Source data
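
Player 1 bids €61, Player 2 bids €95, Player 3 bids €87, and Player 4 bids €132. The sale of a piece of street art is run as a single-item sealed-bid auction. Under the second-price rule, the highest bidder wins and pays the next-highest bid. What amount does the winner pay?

Ranking the bids: Player 4 €132 > Player 2 €95 > Player 3 €87 > Player 1 €61.
Player 4 has the highest bid, so Player 4 wins.
The second-highest bid is €95, so that is what Player 4 pays.

Price paid: €95.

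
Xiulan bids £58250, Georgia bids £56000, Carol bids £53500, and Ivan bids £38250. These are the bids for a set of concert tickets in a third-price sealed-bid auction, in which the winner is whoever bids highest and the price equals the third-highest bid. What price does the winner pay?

The winner pays £53500.

Ordered from highest: Xiulan £58250 > Georgia £56000 > Carol £53500 > Ivan £38250.
Xiulan is the highest bidder, so Xiulan wins.
Under the third-price rule, the price is the third-highest bid: £53500.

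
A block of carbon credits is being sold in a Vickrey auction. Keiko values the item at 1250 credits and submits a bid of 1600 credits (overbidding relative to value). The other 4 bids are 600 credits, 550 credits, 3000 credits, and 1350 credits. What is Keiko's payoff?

0 credits

Highest competing bid: 3000 credits.
Keiko's bid 1600 credits is not the highest, so Keiko loses, pays nothing, and earns zero payoff.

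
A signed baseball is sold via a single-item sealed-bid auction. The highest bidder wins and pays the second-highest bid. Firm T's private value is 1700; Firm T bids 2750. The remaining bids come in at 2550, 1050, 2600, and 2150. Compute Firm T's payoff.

Payoff = -900.

Highest competing bid: 2600.
Firm T's bid 2750 is the highest overall, so Firm T wins and pays the second-highest bid, 2600.
Payoff = value − price = 1700 − 2600 = -900.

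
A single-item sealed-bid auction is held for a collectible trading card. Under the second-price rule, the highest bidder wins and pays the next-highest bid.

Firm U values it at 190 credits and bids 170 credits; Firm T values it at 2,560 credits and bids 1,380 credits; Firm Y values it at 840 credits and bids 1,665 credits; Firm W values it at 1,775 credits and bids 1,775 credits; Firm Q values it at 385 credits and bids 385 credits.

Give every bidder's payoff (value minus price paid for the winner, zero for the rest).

Ordered from highest: Firm W 1,775 credits; Firm Y 1,665 credits; Firm T 1,380 credits; Firm Q 385 credits; Firm U 170 credits.
Firm W has the top bid and wins; the price is the second-highest bid, 1,665 credits.
Firm W's payoff = 1,775 credits − 1,665 credits = 110 credits. All other bidders lose, so their payoff is 0.

Firm U 0 credits, Firm T 0 credits, Firm Y 0 credits, Firm W 110 credits, Firm Q 0 credits.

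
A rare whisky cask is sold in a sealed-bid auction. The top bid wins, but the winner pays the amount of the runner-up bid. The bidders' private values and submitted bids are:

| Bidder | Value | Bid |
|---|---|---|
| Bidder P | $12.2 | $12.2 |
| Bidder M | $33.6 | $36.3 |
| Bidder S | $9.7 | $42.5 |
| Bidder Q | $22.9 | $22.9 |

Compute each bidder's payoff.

Bidder P $0.0, Bidder M $0.0, Bidder S -$26.6, Bidder Q $0.0.

Ranking the bids: Bidder S $42.5; Bidder M $36.3; Bidder Q $22.9; Bidder P $12.2.
Bidder S has the top bid and wins; the price is the second-highest bid, $36.3.
Bidder S's payoff = $9.7 − $36.3 = -$26.6. All other bidders lose, so their payoff is 0.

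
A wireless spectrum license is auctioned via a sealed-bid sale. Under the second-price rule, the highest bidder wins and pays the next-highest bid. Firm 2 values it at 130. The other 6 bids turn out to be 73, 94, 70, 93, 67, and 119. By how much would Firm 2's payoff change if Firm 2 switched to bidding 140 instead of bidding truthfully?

The highest competing bid is 119.
Bidding truthfully at 130: Firm 2 has the top bid, wins, and pays the second-highest bid 119. Payoff = 130 − 119 = 11.
Bidding 140: Firm 2 has the top bid, wins, and pays the second-highest bid 119. Payoff = 130 − 119 = 11.
Change = 11 − 11 = 0.

Payoff change: 0.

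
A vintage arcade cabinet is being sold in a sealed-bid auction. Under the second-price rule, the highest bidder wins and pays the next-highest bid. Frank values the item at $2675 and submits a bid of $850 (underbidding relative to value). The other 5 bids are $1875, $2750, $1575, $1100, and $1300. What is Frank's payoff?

Highest competing bid: $2750.
Frank's bid $850 is not the highest, so Frank loses, pays nothing, and earns zero payoff.

Frank's payoff: $0.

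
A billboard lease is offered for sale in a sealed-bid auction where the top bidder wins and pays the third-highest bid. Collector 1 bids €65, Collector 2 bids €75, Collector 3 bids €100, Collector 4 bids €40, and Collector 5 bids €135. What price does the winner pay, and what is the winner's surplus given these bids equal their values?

Bids in descending order: Collector 5 €135, then Collector 3 €100, then Collector 2 €75, then Collector 1 €65, then Collector 4 €40.
Collector 5 is the highest bidder, so Collector 5 wins.
Under the third-price rule, the price is the third-highest bid: €75.
Surplus = €135 − €75 = €60.

The winner pays €75 for a surplus of €60.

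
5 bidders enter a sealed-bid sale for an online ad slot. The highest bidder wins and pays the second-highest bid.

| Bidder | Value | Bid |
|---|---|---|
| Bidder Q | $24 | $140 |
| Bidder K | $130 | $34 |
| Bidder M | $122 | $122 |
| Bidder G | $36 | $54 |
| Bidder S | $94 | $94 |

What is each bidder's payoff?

Ordered from highest: Bidder Q $140 > Bidder M $122 > Bidder S $94 > Bidder G $54 > Bidder K $34.
Bidder Q has the top bid and wins; the price is the second-highest bid, $122.
Bidder Q's payoff = $24 − $122 = -$98. All other bidders lose, so their payoff is 0.

Payoffs: Bidder Q -$98, Bidder K $0, Bidder M $0, Bidder G $0, Bidder S $0.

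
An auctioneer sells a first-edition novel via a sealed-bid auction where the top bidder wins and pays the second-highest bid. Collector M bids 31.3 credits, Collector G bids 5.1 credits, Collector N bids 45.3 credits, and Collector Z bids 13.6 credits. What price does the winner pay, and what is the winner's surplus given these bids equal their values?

Ranking the bids: Collector N 45.3 credits; Collector M 31.3 credits; Collector Z 13.6 credits; Collector G 5.1 credits.
Collector N is the highest bidder, so Collector N wins.
Under the second-price rule, the price is the second-highest bid: 31.3 credits.
Surplus = 45.3 credits − 31.3 credits = 14.0 credits.

Price 31.3 credits; surplus 14.0 credits.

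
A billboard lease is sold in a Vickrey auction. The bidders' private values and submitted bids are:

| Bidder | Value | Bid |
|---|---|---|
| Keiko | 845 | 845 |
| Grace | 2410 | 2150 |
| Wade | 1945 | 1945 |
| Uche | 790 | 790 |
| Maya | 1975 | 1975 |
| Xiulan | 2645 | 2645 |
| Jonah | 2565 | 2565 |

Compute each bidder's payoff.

Keiko 0, Grace 0, Wade 0, Uche 0, Maya 0, Xiulan 80, Jonah 0.

Ranking the bids: Xiulan 2645; Jonah 2565; Grace 2150; Maya 1975; Wade 1945; Keiko 845; Uche 790.
Xiulan has the top bid and wins; the price is the second-highest bid, 2565.
Xiulan's payoff = 2645 − 2565 = 80. All other bidders lose, so their payoff is 0.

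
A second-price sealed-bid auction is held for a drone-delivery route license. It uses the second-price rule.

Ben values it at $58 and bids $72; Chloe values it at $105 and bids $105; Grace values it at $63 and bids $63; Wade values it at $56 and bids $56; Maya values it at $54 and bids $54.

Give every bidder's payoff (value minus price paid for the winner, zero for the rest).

Ranking the bids: Chloe $105, then Ben $72, then Grace $63, then Wade $56, then Maya $54.
Chloe has the top bid and wins; the price is the second-highest bid, $72.
Chloe's payoff = $105 − $72 = $33. All other bidders lose, so their payoff is 0.

Payoffs: Ben $0, Chloe $33, Grace $0, Wade $0, Maya $0.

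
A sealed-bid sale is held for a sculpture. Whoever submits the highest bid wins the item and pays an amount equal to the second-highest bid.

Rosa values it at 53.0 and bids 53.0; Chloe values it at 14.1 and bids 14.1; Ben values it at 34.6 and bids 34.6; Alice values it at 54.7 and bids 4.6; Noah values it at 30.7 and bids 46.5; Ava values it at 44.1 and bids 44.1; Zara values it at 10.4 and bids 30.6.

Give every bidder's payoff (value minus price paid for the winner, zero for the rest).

Payoffs: Rosa 6.5, Chloe 0.0, Ben 0.0, Alice 0.0, Noah 0.0, Ava 0.0, Zara 0.0.

Bids in descending order: Rosa 53.0, then Noah 46.5, then Ava 44.1, then Ben 34.6, then Zara 30.6, then Chloe 14.1, then Alice 4.6.
Rosa has the top bid and wins; the price is the second-highest bid, 46.5.
Rosa's payoff = 53.0 − 46.5 = 6.5. All other bidders lose, so their payoff is 0.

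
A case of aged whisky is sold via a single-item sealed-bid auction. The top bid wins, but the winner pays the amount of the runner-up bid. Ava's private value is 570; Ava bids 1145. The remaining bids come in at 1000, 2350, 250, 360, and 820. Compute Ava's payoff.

Highest competing bid: 2350.
Ava's bid 1145 is not the highest, so Ava loses, pays nothing, and earns zero payoff.

Ava's payoff: 0.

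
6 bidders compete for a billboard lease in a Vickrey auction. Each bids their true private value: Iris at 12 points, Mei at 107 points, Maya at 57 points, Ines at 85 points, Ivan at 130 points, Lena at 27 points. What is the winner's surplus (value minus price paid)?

Surplus = 23 points.

Ordered from highest: Ivan 130 points; Mei 107 points; Ines 85 points; Maya 57 points; Lena 27 points; Iris 12 points.
Ivan wins with the top bid and pays the second-highest, 107 points.
Surplus = 130 points − 107 points = 23 points.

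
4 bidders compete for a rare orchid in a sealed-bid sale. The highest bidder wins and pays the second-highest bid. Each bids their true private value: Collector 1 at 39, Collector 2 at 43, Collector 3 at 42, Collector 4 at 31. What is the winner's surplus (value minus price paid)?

Bids in descending order: Collector 2 43 > Collector 3 42 > Collector 1 39 > Collector 4 31.
Collector 2 wins with the top bid and pays the second-highest, 42.
Surplus = 43 − 42 = 1.

Surplus = 1.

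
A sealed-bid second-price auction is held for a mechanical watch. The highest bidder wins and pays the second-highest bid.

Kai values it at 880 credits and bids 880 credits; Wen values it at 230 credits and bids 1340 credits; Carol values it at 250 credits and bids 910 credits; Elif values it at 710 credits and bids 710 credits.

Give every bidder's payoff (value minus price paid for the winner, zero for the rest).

Ranking the bids: Wen 1340 credits; Carol 910 credits; Kai 880 credits; Elif 710 credits.
Wen has the top bid and wins; the price is the second-highest bid, 910 credits.
Wen's payoff = 230 credits − 910 credits = -680 credits. All other bidders lose, so their payoff is 0.

Payoffs: Kai 0 credits, Wen -680 credits, Carol 0 credits, Elif 0 credits.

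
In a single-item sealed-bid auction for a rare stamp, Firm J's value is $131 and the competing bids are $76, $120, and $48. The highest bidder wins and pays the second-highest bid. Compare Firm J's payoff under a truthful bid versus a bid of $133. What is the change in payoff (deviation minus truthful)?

The highest competing bid is $120.
Bidding truthfully at $131: Firm J has the top bid, wins, and pays the second-highest bid $120. Payoff = $131 − $120 = $11.
Bidding $133: Firm J has the top bid, wins, and pays the second-highest bid $120. Payoff = $131 − $120 = $11.
Change = $11 − $11 = $0.
The bid only affects whether you win, not the price — here both bids land on the same side of the top rival bid, so the deviation is payoff-neutral.

$0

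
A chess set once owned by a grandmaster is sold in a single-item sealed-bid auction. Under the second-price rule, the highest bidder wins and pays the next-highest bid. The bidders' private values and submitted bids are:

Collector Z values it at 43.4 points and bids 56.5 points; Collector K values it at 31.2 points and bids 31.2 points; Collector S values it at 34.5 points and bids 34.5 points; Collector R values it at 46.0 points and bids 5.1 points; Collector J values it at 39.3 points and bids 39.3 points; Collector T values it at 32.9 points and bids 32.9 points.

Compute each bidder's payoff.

Ordered from highest: Collector Z 56.5 points, then Collector J 39.3 points, then Collector S 34.5 points, then Collector T 32.9 points, then Collector K 31.2 points, then Collector R 5.1 points.
Collector Z has the top bid and wins; the price is the second-highest bid, 39.3 points.
Collector Z's payoff = 43.4 points − 39.3 points = 4.1 points. All other bidders lose, so their payoff is 0.

Payoffs: Collector Z 4.1 points, Collector K 0.0 points, Collector S 0.0 points, Collector R 0.0 points, Collector J 0.0 points, Collector T 0.0 points.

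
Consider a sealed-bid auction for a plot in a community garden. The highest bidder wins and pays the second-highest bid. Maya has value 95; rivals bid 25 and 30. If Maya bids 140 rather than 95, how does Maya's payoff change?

The highest competing bid is 30.
Bidding truthfully at 95: Maya has the top bid, wins, and pays the second-highest bid 30. Payoff = 95 − 30 = 65.
Bidding 140: Maya has the top bid, wins, and pays the second-highest bid 30. Payoff = 95 − 30 = 65.
Change = 65 − 65 = 0.
The bid only affects whether you win, not the price — here both bids land on the same side of the top rival bid, so the deviation is payoff-neutral.

Change in payoff: 0.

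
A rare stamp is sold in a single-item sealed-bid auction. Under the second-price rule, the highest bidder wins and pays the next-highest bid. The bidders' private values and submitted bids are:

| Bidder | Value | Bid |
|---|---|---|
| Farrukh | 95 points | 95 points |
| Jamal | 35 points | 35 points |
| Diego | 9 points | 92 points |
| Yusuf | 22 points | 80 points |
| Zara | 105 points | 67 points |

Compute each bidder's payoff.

Ordered from highest: Farrukh 95 points; Diego 92 points; Yusuf 80 points; Zara 67 points; Jamal 35 points.
Farrukh has the top bid and wins; the price is the second-highest bid, 92 points.
Farrukh's payoff = 95 points − 92 points = 3 points. All other bidders lose, so their payoff is 0.

Payoffs: Farrukh 3 points, Jamal 0 points, Diego 0 points, Yusuf 0 points, Zara 0 points.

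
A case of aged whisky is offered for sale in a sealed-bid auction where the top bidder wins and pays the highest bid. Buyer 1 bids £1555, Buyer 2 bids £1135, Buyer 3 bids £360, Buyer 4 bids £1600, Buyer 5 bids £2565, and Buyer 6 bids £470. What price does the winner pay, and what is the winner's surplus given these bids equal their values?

Price £2565; surplus £0.

Ranking the bids: Buyer 5 £2565 > Buyer 4 £1600 > Buyer 1 £1555 > Buyer 2 £1135 > Buyer 6 £470 > Buyer 3 £360.
Buyer 5 is the highest bidder, so Buyer 5 wins.
Under the first-price rule, the price is the highest bid: £2565.
Surplus = £2565 − £2565 = £0.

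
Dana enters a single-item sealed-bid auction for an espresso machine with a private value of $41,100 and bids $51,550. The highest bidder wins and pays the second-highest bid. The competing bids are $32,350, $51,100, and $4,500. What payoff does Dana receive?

Highest competing bid: $51,100.
Dana's bid $51,550 is the highest overall, so Dana wins and pays the second-highest bid, $51,100.
Payoff = value − price = $41,100 − $51,100 = -$10,000.
Overbidding won the item at a price above value — truthful bidding would have avoided this loss.

Dana's payoff: -$10,000.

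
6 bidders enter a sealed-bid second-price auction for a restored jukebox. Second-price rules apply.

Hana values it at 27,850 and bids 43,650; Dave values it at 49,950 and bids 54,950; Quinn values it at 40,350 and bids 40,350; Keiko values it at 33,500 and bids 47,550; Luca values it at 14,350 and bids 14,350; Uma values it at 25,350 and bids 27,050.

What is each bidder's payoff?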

YOUR OBJECTIVE
Each line above that contains the word "held" must be copied.

TASK RESPONSE
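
A single-item sealed-bid auction is held for a collectible trading card. Under the second-price rule, the highest bidder wins and pays the next-highest bid.
A second-price sealed-bid auction is held for a drone-delivery route license. It uses the second-price rule.
A sealed-bid sale is held for a sculpture. Whoever submits the highest bid wins the item and pays an amount equal to the second-highest bid.
A sealed-bid second-price auction is held for a mechanical watch. The highest bidder wins and pays the second-highest bid.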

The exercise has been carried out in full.